-- Opening Marker --

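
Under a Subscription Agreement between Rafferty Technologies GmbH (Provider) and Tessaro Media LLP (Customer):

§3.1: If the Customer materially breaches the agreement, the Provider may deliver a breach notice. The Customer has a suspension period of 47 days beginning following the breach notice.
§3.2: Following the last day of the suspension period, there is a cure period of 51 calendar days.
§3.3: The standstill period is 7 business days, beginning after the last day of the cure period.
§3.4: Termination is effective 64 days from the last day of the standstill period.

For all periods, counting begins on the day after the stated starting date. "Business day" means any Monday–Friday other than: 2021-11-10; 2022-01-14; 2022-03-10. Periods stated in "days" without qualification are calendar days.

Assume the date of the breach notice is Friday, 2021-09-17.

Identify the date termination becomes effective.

2022-03-09

Adding 47 calendar days to 2021-09-17 gives 2021-11-03, which is the last day of the suspension period.
The last day of the cure period: 51 calendar days after 2021-11-03 is 2021-12-24.
From Friday, 2021-12-24, 7 business days (Dec 27, Dec 28, Dec 29, Dec 30, Dec 31, Jan 3, Jan 4, skipping weekends) brings us to Tuesday, 2022-01-04, which is the last day of the standstill period.
Adding 64 calendar days to 2022-01-04 gives 2022-03-09, which is the date termination becomes effective.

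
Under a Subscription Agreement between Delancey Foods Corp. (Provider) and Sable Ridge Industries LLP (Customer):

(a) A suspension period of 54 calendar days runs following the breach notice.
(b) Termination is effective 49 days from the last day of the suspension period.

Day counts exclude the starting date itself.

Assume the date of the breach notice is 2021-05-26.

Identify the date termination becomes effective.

The last day of the suspension period: 54 calendar days after 2021-05-26 is 2021-07-19.
The date termination becomes effective: 2021-07-19 + 49 days = 2021-09-06.

2021-09-06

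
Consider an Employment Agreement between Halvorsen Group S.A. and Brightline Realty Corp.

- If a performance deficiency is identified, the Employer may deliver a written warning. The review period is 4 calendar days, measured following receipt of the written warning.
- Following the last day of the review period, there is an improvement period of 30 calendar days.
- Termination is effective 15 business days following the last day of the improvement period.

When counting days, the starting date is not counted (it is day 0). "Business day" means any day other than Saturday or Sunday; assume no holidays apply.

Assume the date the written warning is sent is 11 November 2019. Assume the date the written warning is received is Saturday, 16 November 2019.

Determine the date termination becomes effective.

10 January 2020

The last day of the review period: 16 November 2019 + 4 days = 20 November 2019.
The last day of the improvement period: 20 November 2019 + 30 days = 20 December 2019.
From Friday, 20 December 2019, 15 business days (Dec 23, Dec 24, Dec 25, Dec 26, …, Jan 8, Jan 9, Jan 10, skipping weekends) brings us to Friday, 10 January 2020, which is the date termination becomes effective.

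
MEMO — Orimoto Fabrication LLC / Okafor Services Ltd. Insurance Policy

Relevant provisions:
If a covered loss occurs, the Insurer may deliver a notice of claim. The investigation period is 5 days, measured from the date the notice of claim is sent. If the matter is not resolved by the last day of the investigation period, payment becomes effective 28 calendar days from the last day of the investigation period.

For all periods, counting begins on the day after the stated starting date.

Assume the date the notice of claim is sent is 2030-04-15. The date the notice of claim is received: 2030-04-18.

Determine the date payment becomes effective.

The last day of the investigation period: 2030-04-15 + 5 days = 2030-04-20.
Adding 28 calendar days to 2030-04-20 gives 2030-05-18, which is the date payment becomes effective.

2030-05-18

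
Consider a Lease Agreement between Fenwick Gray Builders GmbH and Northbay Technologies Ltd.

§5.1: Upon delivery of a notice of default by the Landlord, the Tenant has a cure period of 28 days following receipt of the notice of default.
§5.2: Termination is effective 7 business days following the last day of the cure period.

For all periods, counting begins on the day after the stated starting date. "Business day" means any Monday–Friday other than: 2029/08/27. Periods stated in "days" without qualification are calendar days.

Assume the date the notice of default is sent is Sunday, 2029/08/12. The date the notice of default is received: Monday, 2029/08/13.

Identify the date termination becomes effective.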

-- Closing Marker --

- [To do]: All lines of the data above must be returned exactly.

- [Result]:
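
Under a Subscription Agreement between Rafferty Technologies GmbH (Provider) and Tessaro Media LLP (Customer):

§3.1: If the Customer materially breaches the agreement, the Provider may deliver a breach notice. The Customer has a suspension period of 47 days beginning following the breach notice.
§3.2: Following the last day of the suspension period, there is a cure period of 51 calendar days.
§3.3: The standstill period is 7 business days, beginning after the last day of the cure period.
§3.4: Termination is effective 64 days from the last day of the standstill period.

For all periods, counting begins on the day after the stated starting date. "Business day" means any Monday–Friday other than: 2021-11-10; 2022-01-14; 2022-03-10. Periods stated in "days" without qualification are calendar days.

Assume the date of the breach notice is Friday, 2021-09-17.

Identify the date termination becomes effective.

2022-03-09

Adding 47 calendar days to 2021-09-17 gives 2021-11-03, which is the last day of the suspension period.
The last day of the cure period: 51 calendar days after 2021-11-03 is 2021-12-24.
From Friday, 2021-12-24, 7 business days (Dec 27, Dec 28, Dec 29, Dec 30, Dec 31, Jan 3, Jan 4, skipping weekends) brings us to Tuesday, 2022-01-04, which is the last day of the standstill period.
Adding 64 calendar days to 2022-01-04 gives 2022-03-09, which is the date termination becomes effective.

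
Under a Subscription Agreement between Delancey Foods Corp. (Provider) and Sable Ridge Industries LLP (Customer):

(a) A suspension period of 54 calendar days runs following the breach notice.
(b) Termination is effective 49 days from the last day of the suspension period.

Day counts exclude the starting date itself.

Assume the date of the breach notice is 2021-05-26.

Identify the date termination becomes effective.

The last day of the suspension period: 54 calendar days after 2021-05-26 is 2021-07-19.
The date termination becomes effective: 2021-07-19 + 49 days = 2021-09-06.

2021-09-06

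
Consider an Employment Agreement between Halvorsen Group S.A. and Brightline Realty Corp.

- If a performance deficiency is identified, the Employer may deliver a written warning. The review period is 4 calendar days, measured following receipt of the written warning.
- Following the last day of the review period, there is an improvement period of 30 calendar days.
- Termination is effective 15 business days following the last day of the improvement period.

When counting days, the starting date is not counted (it is day 0). "Business day" means any day other than Saturday or Sunday; assume no holidays apply.

Assume the date the written warning is sent is 11 November 2019. Assume the date the written warning is received is Saturday, 16 November 2019.

Determine the date termination becomes effective.

10 January 2020

The last day of the review period: 16 November 2019 + 4 days = 20 November 2019.
The last day of the improvement period: 20 November 2019 + 30 days = 20 December 2019.
From Friday, 20 December 2019, 15 business days (Dec 23, Dec 24, Dec 25, Dec 26, …, Jan 8, Jan 9, Jan 10, skipping weekends) brings us to Friday, 10 January 2020, which is the date termination becomes effective.

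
MEMO — Orimoto Fabrication LLC / Okafor Services Ltd. Insurance Policy

Relevant provisions:
If a covered loss occurs, the Insurer may deliver a notice of claim. The investigation period is 5 days, measured from the date the notice of claim is sent. If the matter is not resolved by the last day of the investigation period, payment becomes effective 28 calendar days from the last day of the investigation period.

For all periods, counting begins on the day after the stated starting date.

Assume the date the notice of claim is sent is 2030-04-15. The date the notice of claim is received: 2030-04-18.

Determine the date payment becomes effective.

The last day of the investigation period: 2030-04-15 + 5 days = 2030-04-20.
Adding 28 calendar days to 2030-04-20 gives 2030-05-18, which is the date payment becomes effective.

2030-05-18

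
Consider a Lease Agreement between Fenwick Gray Builders GmbH and Northbay Technologies Ltd.

§5.1: Upon delivery of a notice of default by the Landlord, the Tenant has a cure period of 28 days following receipt of the notice of default.
§5.2: Termination is effective 7 business days following the last day of the cure period.

For all periods, counting begins on the day after the stated starting date. "Business day" means any Monday–Friday other than: 2029/08/27. Periods stated in "days" without qualification are calendar days.

Assume the date the notice of default is sent is Sunday, 2029/08/12. The date the notice of default is received: Monday, 2029/08/13.

Identify the date termination becomes effective.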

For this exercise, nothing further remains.